To do → When "unchanged" occurs in a line of the material, copy that line.

· · ·

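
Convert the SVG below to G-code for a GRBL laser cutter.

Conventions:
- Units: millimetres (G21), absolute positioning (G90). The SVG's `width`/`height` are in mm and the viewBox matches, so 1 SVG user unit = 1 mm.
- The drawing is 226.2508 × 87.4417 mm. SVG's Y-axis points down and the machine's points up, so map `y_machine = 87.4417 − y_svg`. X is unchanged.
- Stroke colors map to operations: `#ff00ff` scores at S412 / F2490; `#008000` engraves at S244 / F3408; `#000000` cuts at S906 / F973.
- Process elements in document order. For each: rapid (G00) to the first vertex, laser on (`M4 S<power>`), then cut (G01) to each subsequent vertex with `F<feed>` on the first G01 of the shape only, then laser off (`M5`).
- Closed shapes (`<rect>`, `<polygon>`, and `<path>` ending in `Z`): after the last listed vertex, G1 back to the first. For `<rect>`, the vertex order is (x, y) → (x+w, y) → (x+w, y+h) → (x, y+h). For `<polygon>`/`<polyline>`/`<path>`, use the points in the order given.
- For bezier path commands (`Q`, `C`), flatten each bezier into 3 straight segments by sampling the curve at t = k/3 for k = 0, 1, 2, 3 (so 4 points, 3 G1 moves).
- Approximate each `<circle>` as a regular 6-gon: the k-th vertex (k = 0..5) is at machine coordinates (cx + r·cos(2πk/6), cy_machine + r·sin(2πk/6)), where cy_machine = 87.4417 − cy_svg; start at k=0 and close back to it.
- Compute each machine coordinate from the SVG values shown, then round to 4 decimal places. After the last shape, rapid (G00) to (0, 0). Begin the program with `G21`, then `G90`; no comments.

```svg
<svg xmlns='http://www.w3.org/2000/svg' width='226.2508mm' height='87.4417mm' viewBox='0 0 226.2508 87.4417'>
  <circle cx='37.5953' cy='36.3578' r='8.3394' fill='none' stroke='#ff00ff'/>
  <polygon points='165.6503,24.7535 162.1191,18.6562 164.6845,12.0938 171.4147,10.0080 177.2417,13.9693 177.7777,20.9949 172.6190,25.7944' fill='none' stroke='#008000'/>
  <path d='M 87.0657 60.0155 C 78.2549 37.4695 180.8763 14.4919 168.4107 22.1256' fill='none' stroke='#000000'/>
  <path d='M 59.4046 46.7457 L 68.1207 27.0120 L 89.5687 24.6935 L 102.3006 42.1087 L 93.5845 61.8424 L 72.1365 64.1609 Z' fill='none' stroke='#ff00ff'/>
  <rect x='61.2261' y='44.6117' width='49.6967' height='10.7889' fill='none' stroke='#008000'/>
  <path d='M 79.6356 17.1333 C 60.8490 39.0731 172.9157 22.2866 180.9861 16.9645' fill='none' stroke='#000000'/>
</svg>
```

G21
G90
G00 X45.9347 Y51.0839
M4 S412
G01 X41.7650 Y58.3060 F2490
G01 X33.4256 Y58.3060
G01 X29.2559 Y51.0839
G01 X33.4256 Y43.8618
G01 X41.7650 Y43.8618
G01 X45.9347 Y51.0839
M5
G00 X165.6503 Y62.6882
M4 S244
G01 X162.1191 Y68.7855 F3408
G01 X164.6845 Y75.3479
G01 X171.4147 Y77.4337
G01 X177.2417 Y73.4724
G01 X177.7777 Y66.4468
G01 X172.6190 Y61.6473
G01 X165.6503 Y62.6882
M5
G00 X87.0657 Y27.4262
M4 S906
G01 X107.0094 Y48.9663 F973
G01 X150.9036 Y63.8958
G01 X168.4107 Y65.3161
M5
G00 X59.4046 Y40.6960
M4 S412
G01 X68.1207 Y60.4297 F2490
G01 X89.5687 Y62.7482
G01 X102.3006 Y45.3330
G01 X93.5845 Y25.5993
G01 X72.1365 Y23.2808
G01 X59.4046 Y40.6960
M5
G00 X61.2261 Y42.8300
M4 S244
G01 X110.9228 Y42.8300 F3408
G01 X110.9228 Y32.0411
G01 X61.2261 Y32.0411
G01 X61.2261 Y42.8300
M5
G00 X79.6356 Y70.3084
M4 S906
G01 X95.7686 Y59.4185 F973
G01 X146.9484 Y63.1925
G01 X180.9861 Y70.4772
M5
G00 X0.0000 Y0.0000

Since the viewBox matches the mm dimensions, user units are millimetres directly. The only transform is the Y-flip y_m = 87.4417 − y_svg.

Shape 1 is a circle drawn with `<circle>`. Its stroke #ff00ff means score at S412, F2490. After flipping Y the toolpath is (45.9347,51.0839) → (41.7650,58.3060) → (33.4256,58.3060) → (29.2559,51.0839) → (33.4256,43.8618) → (41.7650,43.8618) → (45.9347,51.0839), returning to the start.

Shape 2 is a regular polygon drawn with `<polygon>`. Its stroke #008000 means engrave at S244, F3408. After flipping Y the toolpath is (165.6503,62.6882) → (162.1191,68.7855) → (164.6845,75.3479) → (171.4147,77.4337) → (177.2417,73.4724) → (177.7777,66.4468) → (172.6190,61.6473) → (165.6503,62.6882), returning to the start.

Shape 3 is a cubic bezier drawn with `<path>`. Its stroke #000000 means cut at S906, F973. After flipping Y the toolpath is (87.0657,27.4262) → (107.0094,48.9663) → (150.9036,63.8958) → (168.4107,65.3161).

Shape 4 is a regular polygon drawn with `<path>`. Its stroke #ff00ff means score at S412, F2490. After flipping Y the toolpath is (59.4046,40.6960) → (68.1207,60.4297) → (89.5687,62.7482) → (102.3006,45.3330) → (93.5845,25.5993) → (72.1365,23.2808) → (59.4046,40.6960), returning to the start.

Shape 5 is a rectangle drawn with `<rect>`. Its stroke #008000 means engrave at S244, F3408. After flipping Y the toolpath is (61.2261,42.8300) → (110.9228,42.8300) → (110.9228,32.0411) → (61.2261,32.0411) → (61.2261,42.8300), returning to the start.

Shape 6 is a cubic bezier drawn with `<path>`. Its stroke #000000 means cut at S906, F973. After flipping Y the toolpath is (79.6356,70.3084) → (95.7686,59.4185) → (146.9484,63.1925) → (180.9861,70.4772).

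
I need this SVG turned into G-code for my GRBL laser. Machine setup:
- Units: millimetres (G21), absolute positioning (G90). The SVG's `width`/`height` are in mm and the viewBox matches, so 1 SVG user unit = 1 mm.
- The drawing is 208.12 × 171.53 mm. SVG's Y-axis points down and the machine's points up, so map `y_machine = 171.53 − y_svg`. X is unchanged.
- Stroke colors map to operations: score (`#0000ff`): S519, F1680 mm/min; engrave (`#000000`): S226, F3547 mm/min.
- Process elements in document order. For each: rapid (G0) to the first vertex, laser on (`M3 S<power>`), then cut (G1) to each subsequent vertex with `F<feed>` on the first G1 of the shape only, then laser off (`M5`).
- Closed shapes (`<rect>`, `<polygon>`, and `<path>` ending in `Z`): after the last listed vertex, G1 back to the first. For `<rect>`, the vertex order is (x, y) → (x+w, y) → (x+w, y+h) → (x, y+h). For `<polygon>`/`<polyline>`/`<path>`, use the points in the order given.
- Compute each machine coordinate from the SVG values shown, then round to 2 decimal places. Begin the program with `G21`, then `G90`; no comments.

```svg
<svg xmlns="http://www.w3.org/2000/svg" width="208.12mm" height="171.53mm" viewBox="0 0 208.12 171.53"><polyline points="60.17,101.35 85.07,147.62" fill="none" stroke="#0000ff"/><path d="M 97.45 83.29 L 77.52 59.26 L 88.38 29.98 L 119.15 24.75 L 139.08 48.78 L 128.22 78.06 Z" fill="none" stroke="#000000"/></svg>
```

viewBox `0 0 208.12 171.53` with mm width/height → 1 unit = 1 mm. Flip: y_m = 171.53 − y_svg.

**Shape 1** — `<polyline>` line segment, stroke `#0000ff` → score (S519, F1680). Machine vertices: (60.17,70.18) → (85.07,23.91). Open path.

**Shape 2** — `<path>` regular polygon, stroke `#000000` → engrave (S226, F3547). Machine vertices: (97.45,88.24) → (77.52,112.27) → (88.38,141.55) → (119.15,146.78) → (139.08,122.75) → (128.22,93.47) → (97.45,88.24). Closed: final G1 returns to the first vertex.

G21
G90
G0 X60.17 Y70.18
M3 S519
G1 X85.07 Y23.91 F1680
M5
G0 X97.45 Y88.24
M3 S226
G1 X77.52 Y112.27 F3547
G1 X88.38 Y141.55
G1 X119.15 Y146.78
G1 X139.08 Y122.75
G1 X128.22 Y93.47
G1 X97.45 Y88.24
M5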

· · ·

Response →
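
- The drawing is 226.2508 × 87.4417 mm. SVG's Y-axis points down and the machine's points up, so map `y_machine = 87.4417 − y_svg`. X is unchanged.
- The drawing is 208.12 × 171.53 mm. SVG's Y-axis points down and the machine's points up, so map `y_machine = 171.53 − y_svg`. X is unchanged.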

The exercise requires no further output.